Directions for this task
Write each entry out once more, please, precisely as shown.

[Stored data entries]
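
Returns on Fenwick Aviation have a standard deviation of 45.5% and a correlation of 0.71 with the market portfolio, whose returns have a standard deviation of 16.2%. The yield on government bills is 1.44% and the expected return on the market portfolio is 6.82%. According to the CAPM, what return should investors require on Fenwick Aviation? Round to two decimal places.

β = ρ × σ_i / σ_m = 0.71 × 45.5% / 16.2% = 1.9941
MRP = 6.82% − 1.44% = 5.38%
E(R) = 1.44% + 1.9941 × 5.38% = 12.17%

12.17%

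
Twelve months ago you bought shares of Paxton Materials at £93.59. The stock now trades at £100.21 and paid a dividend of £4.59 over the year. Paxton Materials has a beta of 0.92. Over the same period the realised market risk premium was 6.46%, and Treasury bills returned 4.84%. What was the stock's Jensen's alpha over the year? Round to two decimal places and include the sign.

Realised HPR = (P1 + D1 − P0) / P0 = (100.21 + 4.59 − 93.59) / 93.59 = 11.21 / 93.59 = 11.9778%
CAPM required = R_f + β·MRP = 4.84% + 0.92 × 6.46% = 10.7832%
α = realised − required = 11.9778% − 10.7832% = +1.19%

+1.19%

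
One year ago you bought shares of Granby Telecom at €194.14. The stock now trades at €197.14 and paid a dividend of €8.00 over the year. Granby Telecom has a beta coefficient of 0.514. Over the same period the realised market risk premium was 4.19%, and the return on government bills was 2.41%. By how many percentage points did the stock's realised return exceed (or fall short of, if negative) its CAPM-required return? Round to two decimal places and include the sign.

+1.10%

Realised HPR = (P1 + D1 − P0) / P0 = (197.14 + 8.00 − 194.14) / 194.14 = 11.00 / 194.14 = 5.6660%
CAPM required = R_f + β·MRP = 2.41% + 0.514 × 4.19% = 4.56366%
α = realised − required = 5.6660% − 4.56366% = +1.10%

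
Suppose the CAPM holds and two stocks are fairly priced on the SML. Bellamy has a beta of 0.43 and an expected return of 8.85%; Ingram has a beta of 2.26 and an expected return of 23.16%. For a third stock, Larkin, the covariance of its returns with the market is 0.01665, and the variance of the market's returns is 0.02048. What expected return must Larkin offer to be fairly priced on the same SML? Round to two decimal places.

11.84%

MRP = (23.16% − 8.85%) / (2.26 − 0.43) = 7.8197%
R_f = 8.85% − 0.43 × 7.8197% = 5.4875%
β_Larkin = Cov / Var(R_m) = 0.01665 / 0.02048 = 0.8130
E(R_Larkin) = R_f + β × MRP = 5.4875% + 0.8130 × 7.8197% = 11.84%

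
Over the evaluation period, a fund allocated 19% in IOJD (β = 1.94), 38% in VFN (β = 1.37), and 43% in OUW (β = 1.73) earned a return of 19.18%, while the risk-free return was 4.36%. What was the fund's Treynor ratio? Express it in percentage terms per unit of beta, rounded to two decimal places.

9.07%

β_P = 0.19×1.94 + 0.38×1.37 + 0.43×1.73 = 1.6331
Treynor = (R_P − R_f) / β_P = (19.18% − 4.36%) / 1.6331 = 14.82% / 1.6331 = 9.07%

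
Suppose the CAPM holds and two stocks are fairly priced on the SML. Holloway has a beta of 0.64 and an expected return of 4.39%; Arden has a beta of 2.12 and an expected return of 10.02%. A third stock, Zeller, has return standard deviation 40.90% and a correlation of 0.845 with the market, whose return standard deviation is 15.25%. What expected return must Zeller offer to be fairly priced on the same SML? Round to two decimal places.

10.58%

MRP = (10.02% − 4.39%) / (2.12 − 0.64) = 3.8041%
R_f = 4.39% − 0.64 × 3.8041% = 1.9554%
β_Zeller = ρ·σ_i/σ_m = 0.845 × 40.90 / 15.25 = 2.2663
E(R_Zeller) = R_f + β × MRP = 1.9554% + 2.2663 × 3.8041% = 10.58%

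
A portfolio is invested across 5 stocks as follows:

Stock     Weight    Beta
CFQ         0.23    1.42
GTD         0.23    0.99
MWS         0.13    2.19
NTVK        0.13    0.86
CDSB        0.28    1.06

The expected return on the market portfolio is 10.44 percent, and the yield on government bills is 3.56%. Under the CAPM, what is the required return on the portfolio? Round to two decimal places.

β_P = Σ w_i β_i = 0.23×1.42 + 0.23×0.99 + 0.13×2.19 + 0.13×0.86 + 0.28×1.06 = 1.2476
MRP = 10.44% − 3.56% = 6.88%
E(R_P) = R_f + β_P × MRP = 3.56% + 1.2476 × 6.88% = 12.14%

12.14%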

Response area
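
Returns on Fenwick Aviation have a standard deviation of 45.5% and a correlation of 0.71 with the market portfolio, whose returns have a standard deviation of 16.2%. The yield on government bills is 1.44% and the expected return on the market portfolio is 6.82%. According to the CAPM, what return should investors require on Fenwick Aviation? Round to two decimal places.

β = ρ × σ_i / σ_m = 0.71 × 45.5% / 16.2% = 1.9941
MRP = 6.82% − 1.44% = 5.38%
E(R) = 1.44% + 1.9941 × 5.38% = 12.17%

12.17%

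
Twelve months ago you bought shares of Paxton Materials at £93.59. The stock now trades at £100.21 and paid a dividend of £4.59 over the year. Paxton Materials has a beta of 0.92. Over the same period the realised market risk premium was 6.46%, and Treasury bills returned 4.84%. What was the stock's Jensen's alpha over the year? Round to two decimal places and include the sign.

Realised HPR = (P1 + D1 − P0) / P0 = (100.21 + 4.59 − 93.59) / 93.59 = 11.21 / 93.59 = 11.9778%
CAPM required = R_f + β·MRP = 4.84% + 0.92 × 6.46% = 10.7832%
α = realised − required = 11.9778% − 10.7832% = +1.19%

+1.19%

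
One year ago you bought shares of Granby Telecom at €194.14. The stock now trades at €197.14 and paid a dividend of €8.00 over the year. Granby Telecom has a beta coefficient of 0.514. Over the same period the realised market risk premium was 4.19%, and the return on government bills was 2.41%. By how many percentage points did the stock's realised return exceed (or fall short of, if negative) its CAPM-required return? Round to two decimal places and include the sign.

+1.10%

Realised HPR = (P1 + D1 − P0) / P0 = (197.14 + 8.00 − 194.14) / 194.14 = 11.00 / 194.14 = 5.6660%
CAPM required = R_f + β·MRP = 2.41% + 0.514 × 4.19% = 4.56366%
α = realised − required = 5.6660% − 4.56366% = +1.10%

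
Suppose the CAPM holds and two stocks are fairly priced on the SML. Bellamy has a beta of 0.43 and an expected return of 8.85%; Ingram has a beta of 2.26 and an expected return of 23.16%. For a third stock, Larkin, the covariance of its returns with the market is 0.01665, and the variance of the market's returns is 0.02048. What expected return must Larkin offer to be fairly priced on the same SML? Round to two decimal places.

11.84%

MRP = (23.16% − 8.85%) / (2.26 − 0.43) = 7.8197%
R_f = 8.85% − 0.43 × 7.8197% = 5.4875%
β_Larkin = Cov / Var(R_m) = 0.01665 / 0.02048 = 0.8130
E(R_Larkin) = R_f + β × MRP = 5.4875% + 0.8130 × 7.8197% = 11.84%

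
Over the evaluation period, a fund allocated 19% in IOJD (β = 1.94), 38% in VFN (β = 1.37), and 43% in OUW (β = 1.73) earned a return of 19.18%, while the risk-free return was 4.36%. What was the fund's Treynor ratio? Express it in percentage terms per unit of beta, rounded to two decimal places.

9.07%

β_P = 0.19×1.94 + 0.38×1.37 + 0.43×1.73 = 1.6331
Treynor = (R_P − R_f) / β_P = (19.18% − 4.36%) / 1.6331 = 14.82% / 1.6331 = 9.07%

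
Suppose the CAPM holds and two stocks are fairly priced on the SML. Holloway has a beta of 0.64 and an expected return of 4.39%; Arden has a beta of 2.12 and an expected return of 10.02%. A third stock, Zeller, has return standard deviation 40.90% and a correlation of 0.845 with the market, whose return standard deviation is 15.25%. What expected return must Zeller offer to be fairly priced on the same SML? Round to two decimal places.

10.58%

MRP = (10.02% − 4.39%) / (2.12 − 0.64) = 3.8041%
R_f = 4.39% − 0.64 × 3.8041% = 1.9554%
β_Zeller = ρ·σ_i/σ_m = 0.845 × 40.90 / 15.25 = 2.2663
E(R_Zeller) = R_f + β × MRP = 1.9554% + 2.2663 × 3.8041% = 10.58%

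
A portfolio is invested across 5 stocks as follows:

Stock     Weight    Beta
CFQ         0.23    1.42
GTD         0.23    0.99
MWS         0.13    2.19
NTVK        0.13    0.86
CDSB        0.28    1.06

The expected return on the market portfolio is 10.44 percent, and the yield on government bills is 3.56%. Under the CAPM, what is the required return on the portfolio? Round to two decimal places.

β_P = Σ w_i β_i = 0.23×1.42 + 0.23×0.99 + 0.13×2.19 + 0.13×0.86 + 0.28×1.06 = 1.2476
MRP = 10.44% − 3.56% = 6.88%
E(R_P) = R_f + β_P × MRP = 3.56% + 1.2476 × 6.88% = 12.14%

12.14%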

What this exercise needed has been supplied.